------ Records provided ------
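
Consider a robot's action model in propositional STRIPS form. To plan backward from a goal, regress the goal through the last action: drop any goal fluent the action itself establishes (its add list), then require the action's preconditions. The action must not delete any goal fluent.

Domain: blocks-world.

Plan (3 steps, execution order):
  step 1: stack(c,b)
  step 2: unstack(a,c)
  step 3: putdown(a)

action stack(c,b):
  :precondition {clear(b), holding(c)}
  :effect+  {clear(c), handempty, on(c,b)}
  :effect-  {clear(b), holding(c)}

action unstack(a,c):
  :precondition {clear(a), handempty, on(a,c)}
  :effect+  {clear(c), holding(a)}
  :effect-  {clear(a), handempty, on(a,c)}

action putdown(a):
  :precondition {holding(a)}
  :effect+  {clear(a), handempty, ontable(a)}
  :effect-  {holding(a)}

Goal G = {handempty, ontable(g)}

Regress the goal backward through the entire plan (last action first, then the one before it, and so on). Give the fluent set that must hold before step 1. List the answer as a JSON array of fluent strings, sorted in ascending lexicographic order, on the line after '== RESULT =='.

Regress step by step:
  through step 3 (putdown(a)): drop {handempty}, keep {ontable(g)}, require {holding(a)}
    → {holding(a), ontable(g)}
  through step 2 (unstack(a,c)): drop {holding(a)}, keep {ontable(g)}, require {clear(a), handempty, on(a,c)}
    → {clear(a), handempty, on(a,c), ontable(g)}
  through step 1 (stack(c,b)): drop {handempty}, keep {clear(a), on(a,c), ontable(g)}, require {clear(b), holding(c)}
    → {clear(a), clear(b), holding(c), on(a,c), ontable(g)}

== RESULT ==
["clear(a)", "clear(b)", "holding(c)", "on(a,c)", "ontable(g)"]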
------
◆ Instructions to follow:
Repeat the listing exactly, leaving nothing out.

◆ Written answer:
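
Consider a robot's action model in propositional STRIPS form. To plan backward from a goal, regress the goal through the last action: drop any goal fluent the action itself establishes (its add list), then require the action's preconditions. The action must not delete any goal fluent.

Domain: blocks-world.

Plan (3 steps, execution order):
  step 1: stack(c,b)
  step 2: unstack(a,c)
  step 3: putdown(a)

action stack(c,b):
  :precondition {clear(b), holding(c)}
  :effect+  {clear(c), handempty, on(c,b)}
  :effect-  {clear(b), holding(c)}

action unstack(a,c):
  :precondition {clear(a), handempty, on(a,c)}
  :effect+  {clear(c), holding(a)}
  :effect-  {clear(a), handempty, on(a,c)}

action putdown(a):
  :precondition {holding(a)}
  :effect+  {clear(a), handempty, ontable(a)}
  :effect-  {holding(a)}

Goal G = {handempty, ontable(g)}

Regress the goal backward through the entire plan (last action first, then the one before it, and so on). Give the fluent set that must hold before step 1. List the answer as a JSON array of fluent strings, sorted in ascending lexicographic order, on the line after '== RESULT =='.

Regress step by step:
  through step 3 (putdown(a)): drop {handempty}, keep {ontable(g)}, require {holding(a)}
    → {holding(a), ontable(g)}
  through step 2 (unstack(a,c)): drop {holding(a)}, keep {ontable(g)}, require {clear(a), handempty, on(a,c)}
    → {clear(a), handempty, on(a,c), ontable(g)}
  through step 1 (stack(c,b)): drop {handempty}, keep {clear(a), on(a,c), ontable(g)}, require {clear(b), holding(c)}
    → {clear(a), clear(b), holding(c), on(a,c), ontable(g)}

== RESULT ==
["clear(a)", "clear(b)", "holding(c)", "on(a,c)", "ontable(g)"]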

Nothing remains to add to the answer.